Say how many lines in the data hold "positions". Nothing else belongs in the answer.

---------- EXERCISE INPUTS ----------

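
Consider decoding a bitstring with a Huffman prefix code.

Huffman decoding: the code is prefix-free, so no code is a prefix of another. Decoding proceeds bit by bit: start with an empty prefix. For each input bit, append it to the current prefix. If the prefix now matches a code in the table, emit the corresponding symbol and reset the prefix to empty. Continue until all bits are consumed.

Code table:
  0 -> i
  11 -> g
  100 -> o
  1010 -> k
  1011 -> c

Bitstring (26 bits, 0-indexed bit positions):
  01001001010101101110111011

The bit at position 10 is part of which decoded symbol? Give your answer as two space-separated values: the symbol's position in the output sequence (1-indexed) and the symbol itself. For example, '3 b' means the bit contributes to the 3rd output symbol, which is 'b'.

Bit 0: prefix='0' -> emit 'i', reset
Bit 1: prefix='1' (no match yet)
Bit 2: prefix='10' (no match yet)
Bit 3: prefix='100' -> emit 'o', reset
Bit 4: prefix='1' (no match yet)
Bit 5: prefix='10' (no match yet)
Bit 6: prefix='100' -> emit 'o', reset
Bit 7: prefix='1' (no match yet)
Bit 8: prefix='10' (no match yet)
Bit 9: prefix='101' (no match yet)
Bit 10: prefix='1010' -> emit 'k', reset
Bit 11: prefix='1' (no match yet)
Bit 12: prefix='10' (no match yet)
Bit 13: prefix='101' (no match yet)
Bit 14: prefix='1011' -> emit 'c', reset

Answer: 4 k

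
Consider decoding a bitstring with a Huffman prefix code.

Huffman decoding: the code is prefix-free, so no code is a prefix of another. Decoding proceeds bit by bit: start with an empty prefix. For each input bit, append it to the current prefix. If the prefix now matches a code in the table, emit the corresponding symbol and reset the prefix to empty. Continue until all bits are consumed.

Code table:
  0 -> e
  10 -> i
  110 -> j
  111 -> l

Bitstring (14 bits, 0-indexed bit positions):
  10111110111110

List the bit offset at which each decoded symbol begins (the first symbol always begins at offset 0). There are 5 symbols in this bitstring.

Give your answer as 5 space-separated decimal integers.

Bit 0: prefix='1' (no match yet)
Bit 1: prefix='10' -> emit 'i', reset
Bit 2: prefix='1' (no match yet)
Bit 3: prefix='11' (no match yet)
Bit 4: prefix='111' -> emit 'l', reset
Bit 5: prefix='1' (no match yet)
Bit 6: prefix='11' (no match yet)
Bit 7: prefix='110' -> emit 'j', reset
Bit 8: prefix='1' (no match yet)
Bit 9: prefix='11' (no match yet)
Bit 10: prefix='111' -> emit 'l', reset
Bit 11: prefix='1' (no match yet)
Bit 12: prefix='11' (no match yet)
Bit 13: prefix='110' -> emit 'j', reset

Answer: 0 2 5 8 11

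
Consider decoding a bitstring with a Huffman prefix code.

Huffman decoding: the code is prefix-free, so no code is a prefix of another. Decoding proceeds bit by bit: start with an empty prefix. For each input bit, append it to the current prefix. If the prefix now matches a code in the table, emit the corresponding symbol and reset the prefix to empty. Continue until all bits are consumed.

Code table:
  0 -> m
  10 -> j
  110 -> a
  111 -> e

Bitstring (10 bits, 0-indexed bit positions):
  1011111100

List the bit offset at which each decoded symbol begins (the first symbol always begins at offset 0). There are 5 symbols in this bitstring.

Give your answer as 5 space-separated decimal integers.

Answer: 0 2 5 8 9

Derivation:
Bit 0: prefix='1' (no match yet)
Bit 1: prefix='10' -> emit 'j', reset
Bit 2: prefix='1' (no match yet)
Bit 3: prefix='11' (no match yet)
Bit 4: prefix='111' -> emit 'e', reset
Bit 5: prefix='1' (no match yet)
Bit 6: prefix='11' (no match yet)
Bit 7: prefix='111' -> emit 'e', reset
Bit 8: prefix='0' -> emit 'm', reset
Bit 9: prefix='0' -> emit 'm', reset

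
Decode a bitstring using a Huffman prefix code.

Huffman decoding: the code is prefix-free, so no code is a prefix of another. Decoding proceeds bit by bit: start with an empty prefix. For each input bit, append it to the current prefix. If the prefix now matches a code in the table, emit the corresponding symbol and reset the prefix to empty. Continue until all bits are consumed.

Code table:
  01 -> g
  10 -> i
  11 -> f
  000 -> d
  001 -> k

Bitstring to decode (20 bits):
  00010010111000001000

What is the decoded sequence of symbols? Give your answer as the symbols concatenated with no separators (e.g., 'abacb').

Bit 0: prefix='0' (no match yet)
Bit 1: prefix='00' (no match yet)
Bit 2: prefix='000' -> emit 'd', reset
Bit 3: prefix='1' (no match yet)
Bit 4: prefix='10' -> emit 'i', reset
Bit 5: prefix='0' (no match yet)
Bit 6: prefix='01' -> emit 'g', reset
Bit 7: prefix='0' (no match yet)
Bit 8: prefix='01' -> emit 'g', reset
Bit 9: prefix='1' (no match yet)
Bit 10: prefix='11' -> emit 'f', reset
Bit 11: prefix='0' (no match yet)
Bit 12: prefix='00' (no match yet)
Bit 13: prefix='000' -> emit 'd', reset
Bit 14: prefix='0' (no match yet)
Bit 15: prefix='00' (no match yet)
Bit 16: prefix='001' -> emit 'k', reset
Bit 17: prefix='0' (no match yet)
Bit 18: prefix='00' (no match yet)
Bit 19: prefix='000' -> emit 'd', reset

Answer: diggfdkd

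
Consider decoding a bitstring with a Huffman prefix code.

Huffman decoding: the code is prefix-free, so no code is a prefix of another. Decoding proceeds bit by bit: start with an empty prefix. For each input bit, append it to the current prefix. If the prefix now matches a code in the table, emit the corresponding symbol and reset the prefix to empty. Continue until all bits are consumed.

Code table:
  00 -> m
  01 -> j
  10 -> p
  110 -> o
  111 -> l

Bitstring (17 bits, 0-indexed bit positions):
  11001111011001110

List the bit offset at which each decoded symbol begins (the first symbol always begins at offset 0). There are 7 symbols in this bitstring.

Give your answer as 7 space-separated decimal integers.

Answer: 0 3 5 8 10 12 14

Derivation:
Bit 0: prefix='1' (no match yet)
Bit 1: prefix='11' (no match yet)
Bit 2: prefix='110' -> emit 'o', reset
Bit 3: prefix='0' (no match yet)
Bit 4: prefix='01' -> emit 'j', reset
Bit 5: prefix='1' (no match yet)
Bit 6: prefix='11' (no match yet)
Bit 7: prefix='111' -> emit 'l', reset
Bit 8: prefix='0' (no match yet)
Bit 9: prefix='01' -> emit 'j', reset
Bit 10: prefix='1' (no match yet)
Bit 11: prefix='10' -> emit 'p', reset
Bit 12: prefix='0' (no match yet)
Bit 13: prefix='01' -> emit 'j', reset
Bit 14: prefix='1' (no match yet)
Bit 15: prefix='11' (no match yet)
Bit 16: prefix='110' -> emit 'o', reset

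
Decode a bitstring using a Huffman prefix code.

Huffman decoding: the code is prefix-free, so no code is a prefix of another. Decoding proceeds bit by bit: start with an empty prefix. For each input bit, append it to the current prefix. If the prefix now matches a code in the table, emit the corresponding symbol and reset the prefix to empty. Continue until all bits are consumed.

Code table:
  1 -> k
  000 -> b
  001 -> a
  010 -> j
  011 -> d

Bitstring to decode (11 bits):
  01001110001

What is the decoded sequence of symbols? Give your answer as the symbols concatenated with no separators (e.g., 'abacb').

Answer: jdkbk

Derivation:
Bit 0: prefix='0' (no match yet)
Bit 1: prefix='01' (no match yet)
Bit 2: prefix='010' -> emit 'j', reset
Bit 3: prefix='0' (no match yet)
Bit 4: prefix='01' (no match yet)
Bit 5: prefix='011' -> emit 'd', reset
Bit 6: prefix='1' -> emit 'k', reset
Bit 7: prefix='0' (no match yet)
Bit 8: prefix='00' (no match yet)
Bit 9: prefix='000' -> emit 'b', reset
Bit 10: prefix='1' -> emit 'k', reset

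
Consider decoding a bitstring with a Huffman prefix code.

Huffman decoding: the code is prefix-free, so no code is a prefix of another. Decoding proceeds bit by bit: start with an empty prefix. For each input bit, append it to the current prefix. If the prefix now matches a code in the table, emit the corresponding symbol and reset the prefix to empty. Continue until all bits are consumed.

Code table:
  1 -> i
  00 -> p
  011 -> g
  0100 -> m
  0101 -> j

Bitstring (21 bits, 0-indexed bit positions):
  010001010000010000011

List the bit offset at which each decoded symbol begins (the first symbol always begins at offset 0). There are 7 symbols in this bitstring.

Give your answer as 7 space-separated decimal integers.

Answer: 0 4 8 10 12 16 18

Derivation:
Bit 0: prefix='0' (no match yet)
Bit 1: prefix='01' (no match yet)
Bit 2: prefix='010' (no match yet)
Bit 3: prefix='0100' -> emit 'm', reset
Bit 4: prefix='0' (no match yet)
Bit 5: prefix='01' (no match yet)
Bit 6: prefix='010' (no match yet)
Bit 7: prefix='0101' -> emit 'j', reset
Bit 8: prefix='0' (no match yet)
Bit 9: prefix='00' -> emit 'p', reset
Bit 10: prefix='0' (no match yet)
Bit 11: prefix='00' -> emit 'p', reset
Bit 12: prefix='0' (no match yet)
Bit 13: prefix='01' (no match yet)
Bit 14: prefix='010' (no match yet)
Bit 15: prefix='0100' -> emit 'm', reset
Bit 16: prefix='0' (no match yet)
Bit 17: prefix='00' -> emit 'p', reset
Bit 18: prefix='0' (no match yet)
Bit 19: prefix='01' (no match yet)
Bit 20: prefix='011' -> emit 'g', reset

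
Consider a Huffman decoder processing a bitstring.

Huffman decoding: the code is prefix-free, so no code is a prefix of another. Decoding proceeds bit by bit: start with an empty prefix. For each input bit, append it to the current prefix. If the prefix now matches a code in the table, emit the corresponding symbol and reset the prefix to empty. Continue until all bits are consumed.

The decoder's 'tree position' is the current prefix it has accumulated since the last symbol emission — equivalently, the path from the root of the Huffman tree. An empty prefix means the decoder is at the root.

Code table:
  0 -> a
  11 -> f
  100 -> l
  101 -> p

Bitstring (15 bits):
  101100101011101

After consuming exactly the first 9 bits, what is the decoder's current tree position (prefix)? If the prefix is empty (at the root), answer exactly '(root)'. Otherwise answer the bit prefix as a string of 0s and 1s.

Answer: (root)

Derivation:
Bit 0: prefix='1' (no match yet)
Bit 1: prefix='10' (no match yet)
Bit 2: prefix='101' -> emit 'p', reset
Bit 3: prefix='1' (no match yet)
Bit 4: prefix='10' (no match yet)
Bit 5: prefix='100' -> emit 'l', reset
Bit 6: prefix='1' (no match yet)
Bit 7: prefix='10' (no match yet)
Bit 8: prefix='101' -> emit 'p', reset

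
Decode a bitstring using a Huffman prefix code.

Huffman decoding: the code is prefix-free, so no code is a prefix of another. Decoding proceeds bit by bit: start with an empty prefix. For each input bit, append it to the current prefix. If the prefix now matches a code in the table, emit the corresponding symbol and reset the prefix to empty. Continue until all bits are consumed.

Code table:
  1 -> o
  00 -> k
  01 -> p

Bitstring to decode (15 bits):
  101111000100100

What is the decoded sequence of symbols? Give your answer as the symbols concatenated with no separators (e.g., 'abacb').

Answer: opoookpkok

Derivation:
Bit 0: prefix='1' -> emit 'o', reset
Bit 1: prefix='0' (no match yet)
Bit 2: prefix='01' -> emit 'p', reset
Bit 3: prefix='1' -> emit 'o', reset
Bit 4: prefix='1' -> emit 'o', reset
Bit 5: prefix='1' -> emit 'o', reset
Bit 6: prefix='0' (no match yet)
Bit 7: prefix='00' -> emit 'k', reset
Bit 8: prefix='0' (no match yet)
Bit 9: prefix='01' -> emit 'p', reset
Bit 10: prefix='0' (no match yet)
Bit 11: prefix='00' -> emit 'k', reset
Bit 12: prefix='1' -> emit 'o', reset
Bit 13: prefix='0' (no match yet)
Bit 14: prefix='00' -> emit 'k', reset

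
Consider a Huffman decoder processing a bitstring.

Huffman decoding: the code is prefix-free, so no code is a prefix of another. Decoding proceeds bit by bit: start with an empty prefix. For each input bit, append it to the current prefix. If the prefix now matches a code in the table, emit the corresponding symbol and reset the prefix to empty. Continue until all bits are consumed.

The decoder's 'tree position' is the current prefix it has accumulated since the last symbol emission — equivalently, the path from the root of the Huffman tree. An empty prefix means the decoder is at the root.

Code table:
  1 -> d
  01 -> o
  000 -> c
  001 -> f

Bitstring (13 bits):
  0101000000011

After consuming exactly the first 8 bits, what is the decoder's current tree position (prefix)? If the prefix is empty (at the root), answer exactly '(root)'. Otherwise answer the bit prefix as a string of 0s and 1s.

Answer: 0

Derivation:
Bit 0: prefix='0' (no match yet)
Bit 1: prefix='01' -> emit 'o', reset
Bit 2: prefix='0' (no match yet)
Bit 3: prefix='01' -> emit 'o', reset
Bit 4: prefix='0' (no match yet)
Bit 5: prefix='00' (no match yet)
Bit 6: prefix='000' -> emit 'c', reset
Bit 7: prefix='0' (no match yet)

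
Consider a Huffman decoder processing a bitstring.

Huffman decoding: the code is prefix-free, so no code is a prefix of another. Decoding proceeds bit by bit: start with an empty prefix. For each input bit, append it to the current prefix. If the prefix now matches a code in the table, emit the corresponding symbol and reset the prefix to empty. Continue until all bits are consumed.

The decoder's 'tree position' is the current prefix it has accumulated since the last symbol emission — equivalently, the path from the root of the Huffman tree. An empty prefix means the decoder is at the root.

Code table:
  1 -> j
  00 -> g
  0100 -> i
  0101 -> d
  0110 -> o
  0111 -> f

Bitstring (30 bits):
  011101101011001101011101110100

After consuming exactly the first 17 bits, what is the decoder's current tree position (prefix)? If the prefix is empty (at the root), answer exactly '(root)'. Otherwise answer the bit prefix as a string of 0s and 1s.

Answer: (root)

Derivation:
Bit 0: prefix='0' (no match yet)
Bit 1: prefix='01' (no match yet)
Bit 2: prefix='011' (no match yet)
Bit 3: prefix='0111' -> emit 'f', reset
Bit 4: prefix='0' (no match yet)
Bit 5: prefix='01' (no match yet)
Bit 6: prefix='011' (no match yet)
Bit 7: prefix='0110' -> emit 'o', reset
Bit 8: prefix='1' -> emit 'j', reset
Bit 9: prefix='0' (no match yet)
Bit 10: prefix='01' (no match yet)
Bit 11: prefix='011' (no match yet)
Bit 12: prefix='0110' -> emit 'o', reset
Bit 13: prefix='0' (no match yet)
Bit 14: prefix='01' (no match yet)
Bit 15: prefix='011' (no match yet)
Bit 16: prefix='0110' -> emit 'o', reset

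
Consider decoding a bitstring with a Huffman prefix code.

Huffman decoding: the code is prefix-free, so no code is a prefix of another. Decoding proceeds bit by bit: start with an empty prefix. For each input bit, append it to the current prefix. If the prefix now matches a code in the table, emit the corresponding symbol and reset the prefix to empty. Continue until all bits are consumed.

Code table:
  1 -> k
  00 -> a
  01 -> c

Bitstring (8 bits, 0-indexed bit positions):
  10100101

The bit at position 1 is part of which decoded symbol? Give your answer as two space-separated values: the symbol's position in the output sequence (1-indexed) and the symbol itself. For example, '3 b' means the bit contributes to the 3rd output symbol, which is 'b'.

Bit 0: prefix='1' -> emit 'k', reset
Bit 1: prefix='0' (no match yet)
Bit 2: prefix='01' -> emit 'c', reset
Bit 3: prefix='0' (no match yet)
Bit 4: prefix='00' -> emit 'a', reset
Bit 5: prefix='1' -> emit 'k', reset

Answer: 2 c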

----------

- **YOUR SOLUTION**: 6